Segment Start: Extracted information

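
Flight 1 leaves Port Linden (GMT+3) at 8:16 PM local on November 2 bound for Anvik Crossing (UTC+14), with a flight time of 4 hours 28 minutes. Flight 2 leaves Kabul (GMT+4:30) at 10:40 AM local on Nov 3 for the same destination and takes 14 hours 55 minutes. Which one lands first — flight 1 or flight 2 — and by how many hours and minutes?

Flight 1 in UTC: 8:16 PM − 3:00 = 5:16 PM on Nov 2.
+4 hours and 28 minutes → arrive 9:44 PM UTC on Nov 2.
Flight 2 in UTC: 10:40 AM − 4:30 = 6:10 AM on Nov 3.
+14 hours 55 minutes → arrive 9:05 PM UTC on Nov 3.
Flight 1 lands earlier by 23 hours 21 minutes.

the first, by 23 hours 21 minutes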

Segment End: Extracted information

> [About this exercise]:
Reproduce the records above exactly as they appear.

> [Response]:
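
Flight 1 leaves Port Linden (GMT+3) at 8:16 PM local on November 2 bound for Anvik Crossing (UTC+14), with a flight time of 4 hours 28 minutes. Flight 2 leaves Kabul (GMT+4:30) at 10:40 AM local on Nov 3 for the same destination and takes 14 hours 55 minutes. Which one lands first — flight 1 or flight 2 — and by how many hours and minutes?

Flight 1 in UTC: 8:16 PM − 3:00 = 5:16 PM on Nov 2.
+4 hours and 28 minutes → arrive 9:44 PM UTC on Nov 2.
Flight 2 in UTC: 10:40 AM − 4:30 = 6:10 AM on Nov 3.
+14 hours 55 minutes → arrive 9:05 PM UTC on Nov 3.
Flight 1 lands earlier by 23 hours 21 minutes.

the first, by 23 hours 21 minutes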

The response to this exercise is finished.